*** Block opens ***

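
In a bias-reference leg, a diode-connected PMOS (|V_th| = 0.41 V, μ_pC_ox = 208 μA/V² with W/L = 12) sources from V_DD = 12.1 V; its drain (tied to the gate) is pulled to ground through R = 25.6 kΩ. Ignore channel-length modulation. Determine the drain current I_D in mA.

I_D = 0.434 mA

With gate tied to drain, V_SG = V_SD ≥ V_SG − |V_th|, so the device is in saturation.
k_p = μ_pC_ox · (W/L) = 2.496 mA/V².
KCL at the drain: ½ k_p (V_SG − |V_th|)² = (V_DD − V_SG)/R.
Let x = V_SG − 0.41. Then 31.9 x² + x − 11.69 = 0, giving x = 0.589 V (positive root), so V_SG = 0.999 V.
I_D = (V_DD − V_SG)/R = (12.1 − 0.999) / 25.6 = 0.434 mA.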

*** Block closes ***

◆ **Work order**
Transcribe the records above exactly.

◆ **The completed task**
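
In a bias-reference leg, a diode-connected PMOS (|V_th| = 0.41 V, μ_pC_ox = 208 μA/V² with W/L = 12) sources from V_DD = 12.1 V; its drain (tied to the gate) is pulled to ground through R = 25.6 kΩ. Ignore channel-length modulation. Determine the drain current I_D in mA.

I_D = 0.434 mA

With gate tied to drain, V_SG = V_SD ≥ V_SG − |V_th|, so the device is in saturation.
k_p = μ_pC_ox · (W/L) = 2.496 mA/V².
KCL at the drain: ½ k_p (V_SG − |V_th|)² = (V_DD − V_SG)/R.
Let x = V_SG − 0.41. Then 31.9 x² + x − 11.69 = 0, giving x = 0.589 V (positive root), so V_SG = 0.999 V.
I_D = (V_DD − V_SG)/R = (12.1 − 0.999) / 25.6 = 0.434 mA.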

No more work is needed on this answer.